Collected data:
◇ ◇ ◇ ◇ ◇

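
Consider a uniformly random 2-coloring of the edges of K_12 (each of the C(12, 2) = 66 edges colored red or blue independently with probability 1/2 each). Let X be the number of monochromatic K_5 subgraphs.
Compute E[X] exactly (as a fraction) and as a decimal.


Let X = Σ_S X_S over the C(12, 5) = 792 subsets S of size 5, where X_S = 1 if the K_5 on S is monochromatic.
For a fixed S, the K_5 on S has C(5, 2) = 10 edges. P[all 10 edges red] = (1/2)^10, and likewise for blue, so P[monochromatic] = 2·(1/2)^10 = 2^{1 − 10} = 1/512.
By linearity of expectation: E[X] = C(12, 5) · 2^{1 − 10} = 792 · 1/512 = 99/64.
Numerically: E[X] ≈ 1.5469.

E[X] = C(12,5)·2^(1−C(5,2)) = 99/64 ≈ 1.5469.


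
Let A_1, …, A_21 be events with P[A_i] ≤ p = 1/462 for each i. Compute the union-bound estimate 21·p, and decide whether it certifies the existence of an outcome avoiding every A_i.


Union bound: P[∪_{i=1}^{21} A_i] ≤ Σ_i P[A_i] ≤ 21·p = 21·(1/462) = 1/22.
Numerically: 1/22 ≈ 0.045455.
Is 1/22 < 1? YES.
Since P[∪ A_i] ≤ 1/22 < 1, the complement has P[∩ A_i^c] ≥ 1 − 1/22 = 21/22 > 0, so some outcome avoids every A_i.

21·p = 1/22 ≈ 0.045455; existence CERTIFIED by the union bound.


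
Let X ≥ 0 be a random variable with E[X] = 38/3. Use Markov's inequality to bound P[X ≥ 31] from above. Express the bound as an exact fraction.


μ = E[X] = 38/3, a = 31.
Markov: P[X ≥ 31] ≤ μ/a = (38/3)/31 = 38/93.
Numerically: ≈ 0.40860.
(Since a = 31 > μ = 12.66667, the bound 38/93 is < 1 and informative.)

P[X ≥ 31] ≤ 38/93 ≈ 0.40860.


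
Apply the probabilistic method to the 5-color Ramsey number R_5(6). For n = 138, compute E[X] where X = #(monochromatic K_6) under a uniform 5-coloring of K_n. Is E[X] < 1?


E[X] = C(138, 6) · 5^{1 − 15} = 8592039666 · 5^{−14} = 8592039666/6103515625.
As a reduced fraction: E[X] = 8592039666/6103515625 ≈ 1.408.
Is E[X] < 1? NO.
Since E[X] ≥ 1, the first-moment bound is inconclusive at n = 138; it does NOT by itself certify R_5(6) > 138.

E[X] = 8592039666/6103515625 ≈ 1.408; E[X] ≥ 1; first-moment method inconclusive here.


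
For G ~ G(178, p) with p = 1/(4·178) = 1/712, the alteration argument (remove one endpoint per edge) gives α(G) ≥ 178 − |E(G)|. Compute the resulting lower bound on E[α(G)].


E[|E(G)|] = C(178, 2)·p = 15753 · (1/712) = 177/8.
E[α(G)] ≥ n − E[|E(G)|] = 178 − 177/8 = 1247/8.
Numerically: ≈ 155.87500.
(This is only a lower bound; the true E[α(G)] may be larger.)

E[α(G)] ≥ 1247/8 ≈ 155.87500.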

◇ ◇ ◇ ◇ ◇

Give the entries again exactly, every one.

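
Consider a uniformly random 2-coloring of the edges of K_12 (each of the C(12, 2) = 66 edges colored red or blue independently with probability 1/2 each). Let X be the number of monochromatic K_5 subgraphs.
Compute E[X] exactly (as a fraction) and as a decimal.


Let X = Σ_S X_S over the C(12, 5) = 792 subsets S of size 5, where X_S = 1 if the K_5 on S is monochromatic.
For a fixed S, the K_5 on S has C(5, 2) = 10 edges. P[all 10 edges red] = (1/2)^10, and likewise for blue, so P[monochromatic] = 2·(1/2)^10 = 2^{1 − 10} = 1/512.
By linearity of expectation: E[X] = C(12, 5) · 2^{1 − 10} = 792 · 1/512 = 99/64.
Numerically: E[X] ≈ 1.5469.

E[X] = C(12,5)·2^(1−C(5,2)) = 99/64 ≈ 1.5469.


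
Let A_1, …, A_21 be events with P[A_i] ≤ p = 1/462 for each i. Compute the union-bound estimate 21·p, and decide whether it certifies the existence of an outcome avoiding every A_i.


Union bound: P[∪_{i=1}^{21} A_i] ≤ Σ_i P[A_i] ≤ 21·p = 21·(1/462) = 1/22.
Numerically: 1/22 ≈ 0.045455.
Is 1/22 < 1? YES.
Since P[∪ A_i] ≤ 1/22 < 1, the complement has P[∩ A_i^c] ≥ 1 − 1/22 = 21/22 > 0, so some outcome avoids every A_i.

21·p = 1/22 ≈ 0.045455; existence CERTIFIED by the union bound.


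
Let X ≥ 0 be a random variable with E[X] = 38/3. Use Markov's inequality to bound P[X ≥ 31] from above. Express the bound as an exact fraction.


μ = E[X] = 38/3, a = 31.
Markov: P[X ≥ 31] ≤ μ/a = (38/3)/31 = 38/93.
Numerically: ≈ 0.40860.
(Since a = 31 > μ = 12.66667, the bound 38/93 is < 1 and informative.)

P[X ≥ 31] ≤ 38/93 ≈ 0.40860.


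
Apply the probabilistic method to the 5-color Ramsey number R_5(6). For n = 138, compute E[X] where X = #(monochromatic K_6) under a uniform 5-coloring of K_n. Is E[X] < 1?


E[X] = C(138, 6) · 5^{1 − 15} = 8592039666 · 5^{−14} = 8592039666/6103515625.
As a reduced fraction: E[X] = 8592039666/6103515625 ≈ 1.408.
Is E[X] < 1? NO.
Since E[X] ≥ 1, the first-moment bound is inconclusive at n = 138; it does NOT by itself certify R_5(6) > 138.

E[X] = 8592039666/6103515625 ≈ 1.408; E[X] ≥ 1; first-moment method inconclusive here.


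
For G ~ G(178, p) with p = 1/(4·178) = 1/712, the alteration argument (remove one endpoint per edge) gives α(G) ≥ 178 − |E(G)|. Compute the resulting lower bound on E[α(G)].


E[|E(G)|] = C(178, 2)·p = 15753 · (1/712) = 177/8.
E[α(G)] ≥ n − E[|E(G)|] = 178 − 177/8 = 1247/8.
Numerically: ≈ 155.87500.
(This is only a lower bound; the true E[α(G)] may be larger.)

E[α(G)] ≥ 1247/8 ≈ 155.87500.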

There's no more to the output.